§ **Try it**
After finding the line containing "step 4: leader → (-71.000, -46.000, -68.000°), clutch" below, please output that line and each following one through the line containing "step 5: leader → (-49.000, -57.000, -104.000°), clutch", exactly as written.

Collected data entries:
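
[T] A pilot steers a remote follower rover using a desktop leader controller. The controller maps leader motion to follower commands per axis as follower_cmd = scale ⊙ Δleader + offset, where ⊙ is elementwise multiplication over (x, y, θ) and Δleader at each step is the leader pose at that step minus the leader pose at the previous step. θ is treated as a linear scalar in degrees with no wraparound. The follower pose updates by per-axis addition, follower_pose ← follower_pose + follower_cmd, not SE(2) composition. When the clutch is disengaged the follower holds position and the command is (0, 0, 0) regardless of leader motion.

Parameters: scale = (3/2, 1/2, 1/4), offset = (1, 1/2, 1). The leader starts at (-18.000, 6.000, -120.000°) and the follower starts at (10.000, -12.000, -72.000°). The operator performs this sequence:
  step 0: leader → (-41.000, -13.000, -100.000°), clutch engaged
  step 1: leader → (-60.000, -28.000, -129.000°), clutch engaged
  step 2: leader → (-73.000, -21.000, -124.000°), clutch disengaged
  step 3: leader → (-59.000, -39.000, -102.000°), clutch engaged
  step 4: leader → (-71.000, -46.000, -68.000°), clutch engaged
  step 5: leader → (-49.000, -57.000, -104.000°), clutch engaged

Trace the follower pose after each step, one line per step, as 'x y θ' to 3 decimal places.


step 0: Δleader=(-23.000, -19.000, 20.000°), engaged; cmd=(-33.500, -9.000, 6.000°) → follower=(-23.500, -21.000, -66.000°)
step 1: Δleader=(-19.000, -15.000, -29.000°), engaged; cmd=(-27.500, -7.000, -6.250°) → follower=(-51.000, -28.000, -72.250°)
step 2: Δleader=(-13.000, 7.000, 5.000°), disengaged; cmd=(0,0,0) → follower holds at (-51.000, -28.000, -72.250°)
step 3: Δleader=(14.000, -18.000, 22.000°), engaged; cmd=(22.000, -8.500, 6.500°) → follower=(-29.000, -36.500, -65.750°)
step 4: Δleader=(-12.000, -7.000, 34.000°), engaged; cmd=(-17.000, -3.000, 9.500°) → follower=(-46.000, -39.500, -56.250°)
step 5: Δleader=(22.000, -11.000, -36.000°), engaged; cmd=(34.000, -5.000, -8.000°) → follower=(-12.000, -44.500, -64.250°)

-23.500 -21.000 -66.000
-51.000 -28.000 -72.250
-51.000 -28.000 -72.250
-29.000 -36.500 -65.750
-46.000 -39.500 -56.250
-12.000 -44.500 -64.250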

---

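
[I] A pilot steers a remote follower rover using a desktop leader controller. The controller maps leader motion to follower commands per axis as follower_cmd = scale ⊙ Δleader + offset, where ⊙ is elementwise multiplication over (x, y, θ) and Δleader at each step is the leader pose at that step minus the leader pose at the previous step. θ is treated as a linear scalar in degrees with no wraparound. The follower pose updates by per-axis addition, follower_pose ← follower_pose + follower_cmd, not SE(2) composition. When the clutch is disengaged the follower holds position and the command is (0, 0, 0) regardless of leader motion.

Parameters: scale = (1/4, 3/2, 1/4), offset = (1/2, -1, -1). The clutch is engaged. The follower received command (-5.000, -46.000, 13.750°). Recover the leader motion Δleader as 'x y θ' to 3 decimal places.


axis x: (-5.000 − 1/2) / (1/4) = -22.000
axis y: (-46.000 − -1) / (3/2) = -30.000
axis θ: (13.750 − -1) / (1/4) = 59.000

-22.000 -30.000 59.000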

---

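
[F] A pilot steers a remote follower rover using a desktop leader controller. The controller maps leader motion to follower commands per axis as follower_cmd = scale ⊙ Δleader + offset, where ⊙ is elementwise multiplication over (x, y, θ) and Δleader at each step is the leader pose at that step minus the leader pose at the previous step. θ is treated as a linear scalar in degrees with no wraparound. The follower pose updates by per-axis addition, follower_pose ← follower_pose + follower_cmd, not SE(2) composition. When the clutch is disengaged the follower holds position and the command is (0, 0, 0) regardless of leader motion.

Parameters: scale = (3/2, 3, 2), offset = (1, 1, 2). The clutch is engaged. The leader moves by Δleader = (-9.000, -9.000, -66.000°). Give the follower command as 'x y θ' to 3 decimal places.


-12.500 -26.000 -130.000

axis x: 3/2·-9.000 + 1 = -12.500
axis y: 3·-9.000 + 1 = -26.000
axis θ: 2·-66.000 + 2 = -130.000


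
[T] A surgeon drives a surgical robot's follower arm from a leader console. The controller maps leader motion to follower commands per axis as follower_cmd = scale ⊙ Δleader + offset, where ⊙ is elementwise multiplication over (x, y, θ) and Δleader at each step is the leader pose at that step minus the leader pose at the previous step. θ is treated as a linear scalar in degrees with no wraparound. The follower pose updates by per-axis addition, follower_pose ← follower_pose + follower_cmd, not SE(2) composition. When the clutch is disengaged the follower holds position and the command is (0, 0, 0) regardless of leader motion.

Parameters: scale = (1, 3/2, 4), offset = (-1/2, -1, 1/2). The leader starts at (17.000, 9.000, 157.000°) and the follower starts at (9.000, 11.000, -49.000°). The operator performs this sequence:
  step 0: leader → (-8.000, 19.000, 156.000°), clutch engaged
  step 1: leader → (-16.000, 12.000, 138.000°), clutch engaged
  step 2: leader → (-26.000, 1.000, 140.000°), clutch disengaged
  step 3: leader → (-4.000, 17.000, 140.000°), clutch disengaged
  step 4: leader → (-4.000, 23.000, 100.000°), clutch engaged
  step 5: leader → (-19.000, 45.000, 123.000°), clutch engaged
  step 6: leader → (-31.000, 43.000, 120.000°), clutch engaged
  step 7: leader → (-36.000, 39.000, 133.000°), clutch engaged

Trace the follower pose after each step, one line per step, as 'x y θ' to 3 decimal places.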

§ **Answer for the task**
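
  step 4: leader → (-71.000, -46.000, -68.000°), clutch engaged
  step 5: leader → (-49.000, -57.000, -104.000°), clutch engaged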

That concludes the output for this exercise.